Dataset records:
↓
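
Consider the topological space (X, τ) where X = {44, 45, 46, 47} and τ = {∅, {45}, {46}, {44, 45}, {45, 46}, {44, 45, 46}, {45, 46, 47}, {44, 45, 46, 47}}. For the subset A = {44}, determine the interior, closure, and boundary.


int(A) = ∅, cl(A) = {44}, ∂A = {44}.

Closed sets in (X, τ) are complements of opens:
  closed(X, τ) = {∅, {44}, {47}, {44, 47}, {46, 47}, {44, 45, 47}, {44, 46, 47}, {44, 45, 46, 47}}.
int(A) = ⋃ {U ∈ τ : U ⊆ A}. Opens contained in A: ∅.
Taking the union of these: int(A) = ∅.
cl(A) = ⋂ {C closed : A ⊆ C}. Closed sets containing A: {44}, {44, 47}, {44, 45, 47}, {44, 46, 47}, {44, 45, 46, 47}.
Intersecting these: cl(A) = {44}.
∂A = cl(A) ∖ int(A) = {44} ∖ ∅ = {44}.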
↑
### Aim of the task
Set down the data in full, word for word.

### Exercise solution
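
Consider the topological space (X, τ) where X = {44, 45, 46, 47} and τ = {∅, {45}, {46}, {44, 45}, {45, 46}, {44, 45, 46}, {45, 46, 47}, {44, 45, 46, 47}}. For the subset A = {44}, determine the interior, closure, and boundary.


int(A) = ∅, cl(A) = {44}, ∂A = {44}.

Closed sets in (X, τ) are complements of opens:
  closed(X, τ) = {∅, {44}, {47}, {44, 47}, {46, 47}, {44, 45, 47}, {44, 46, 47}, {44, 45, 46, 47}}.
int(A) = ⋃ {U ∈ τ : U ⊆ A}. Opens contained in A: ∅.
Taking the union of these: int(A) = ∅.
cl(A) = ⋂ {C closed : A ⊆ C}. Closed sets containing A: {44}, {44, 47}, {44, 45, 47}, {44, 46, 47}, {44, 45, 46, 47}.
Intersecting these: cl(A) = {44}.
∂A = cl(A) ∖ int(A) = {44} ∖ ∅ = {44}.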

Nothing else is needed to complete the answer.